**Problem**
This exercise asks for a copy of each line in the records below with the word "subintervals" in it.

──────

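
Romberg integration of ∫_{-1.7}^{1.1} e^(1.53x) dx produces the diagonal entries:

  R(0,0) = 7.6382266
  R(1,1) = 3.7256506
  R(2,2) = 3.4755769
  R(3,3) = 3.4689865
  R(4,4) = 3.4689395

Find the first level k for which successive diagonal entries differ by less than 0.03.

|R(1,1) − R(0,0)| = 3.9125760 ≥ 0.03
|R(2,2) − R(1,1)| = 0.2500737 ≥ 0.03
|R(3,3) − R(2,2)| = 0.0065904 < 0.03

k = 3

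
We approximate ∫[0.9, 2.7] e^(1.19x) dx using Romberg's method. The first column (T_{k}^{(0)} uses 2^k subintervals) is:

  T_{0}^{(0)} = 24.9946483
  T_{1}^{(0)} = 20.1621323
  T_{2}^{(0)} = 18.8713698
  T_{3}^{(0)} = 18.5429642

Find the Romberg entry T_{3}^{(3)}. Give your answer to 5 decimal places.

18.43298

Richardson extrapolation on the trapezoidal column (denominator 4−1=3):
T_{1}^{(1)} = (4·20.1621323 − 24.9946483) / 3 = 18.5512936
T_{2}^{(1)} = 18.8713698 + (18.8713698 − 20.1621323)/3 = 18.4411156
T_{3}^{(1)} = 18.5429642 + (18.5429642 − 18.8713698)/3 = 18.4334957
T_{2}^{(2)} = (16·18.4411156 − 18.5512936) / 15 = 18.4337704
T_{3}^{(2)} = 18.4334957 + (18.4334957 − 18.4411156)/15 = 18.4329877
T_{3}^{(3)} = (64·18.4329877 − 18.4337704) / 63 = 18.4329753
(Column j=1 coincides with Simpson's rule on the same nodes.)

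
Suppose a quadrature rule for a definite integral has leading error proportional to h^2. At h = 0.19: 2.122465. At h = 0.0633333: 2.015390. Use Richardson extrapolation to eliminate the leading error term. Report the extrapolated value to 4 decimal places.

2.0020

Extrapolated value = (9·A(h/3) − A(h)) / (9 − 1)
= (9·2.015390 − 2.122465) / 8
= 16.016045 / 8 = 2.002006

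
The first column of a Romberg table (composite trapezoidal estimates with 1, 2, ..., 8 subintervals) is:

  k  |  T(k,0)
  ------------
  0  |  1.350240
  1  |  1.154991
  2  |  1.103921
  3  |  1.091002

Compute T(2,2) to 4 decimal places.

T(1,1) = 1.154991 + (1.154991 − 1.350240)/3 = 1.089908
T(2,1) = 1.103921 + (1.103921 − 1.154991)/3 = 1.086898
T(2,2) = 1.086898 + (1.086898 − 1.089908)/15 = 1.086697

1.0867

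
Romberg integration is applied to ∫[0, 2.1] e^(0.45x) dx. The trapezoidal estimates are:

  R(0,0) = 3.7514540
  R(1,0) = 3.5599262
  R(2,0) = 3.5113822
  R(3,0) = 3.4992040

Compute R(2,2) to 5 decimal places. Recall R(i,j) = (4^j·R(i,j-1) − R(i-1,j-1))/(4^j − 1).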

──────

**Response for this exercise**
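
We approximate ∫[0.9, 2.7] e^(1.19x) dx using Romberg's method. The first column (T_{k}^{(0)} uses 2^k subintervals) is:
The first column of a Romberg table (composite trapezoidal estimates with 1, 2, ..., 8 subintervals) is: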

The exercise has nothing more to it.